= WHAT TO DO =
Below are the records. State how many of their lines contain "quvX", with nothing else.

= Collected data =

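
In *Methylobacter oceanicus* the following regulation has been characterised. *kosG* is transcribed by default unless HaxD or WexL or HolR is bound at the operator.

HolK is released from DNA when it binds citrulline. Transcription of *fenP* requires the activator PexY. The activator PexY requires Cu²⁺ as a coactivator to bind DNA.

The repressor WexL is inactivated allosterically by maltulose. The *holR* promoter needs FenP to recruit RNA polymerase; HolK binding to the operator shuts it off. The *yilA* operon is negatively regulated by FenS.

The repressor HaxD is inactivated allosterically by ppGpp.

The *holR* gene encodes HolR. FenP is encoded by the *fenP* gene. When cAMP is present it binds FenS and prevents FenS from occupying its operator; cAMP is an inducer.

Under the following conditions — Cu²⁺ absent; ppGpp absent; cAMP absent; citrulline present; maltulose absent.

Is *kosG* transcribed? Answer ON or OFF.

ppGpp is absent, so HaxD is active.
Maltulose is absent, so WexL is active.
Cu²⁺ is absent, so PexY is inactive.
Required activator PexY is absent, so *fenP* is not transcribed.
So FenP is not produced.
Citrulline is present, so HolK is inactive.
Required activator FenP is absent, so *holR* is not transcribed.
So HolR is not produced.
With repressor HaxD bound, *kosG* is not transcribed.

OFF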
--
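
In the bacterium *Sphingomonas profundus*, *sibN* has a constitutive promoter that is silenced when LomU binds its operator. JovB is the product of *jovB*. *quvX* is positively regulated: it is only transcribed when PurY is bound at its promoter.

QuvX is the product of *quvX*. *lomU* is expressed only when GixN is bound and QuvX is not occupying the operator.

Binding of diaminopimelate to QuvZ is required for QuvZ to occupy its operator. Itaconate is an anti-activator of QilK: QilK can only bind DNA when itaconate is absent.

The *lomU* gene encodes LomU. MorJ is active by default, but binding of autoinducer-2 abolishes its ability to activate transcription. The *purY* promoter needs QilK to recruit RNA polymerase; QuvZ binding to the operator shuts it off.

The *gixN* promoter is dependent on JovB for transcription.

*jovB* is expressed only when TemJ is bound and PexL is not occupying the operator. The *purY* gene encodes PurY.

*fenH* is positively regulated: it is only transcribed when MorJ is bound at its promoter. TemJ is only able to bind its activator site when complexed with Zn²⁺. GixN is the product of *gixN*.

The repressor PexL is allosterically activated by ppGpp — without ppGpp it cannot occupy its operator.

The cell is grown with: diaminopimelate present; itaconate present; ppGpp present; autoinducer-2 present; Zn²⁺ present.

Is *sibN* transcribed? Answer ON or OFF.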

= TASK RESULT =
2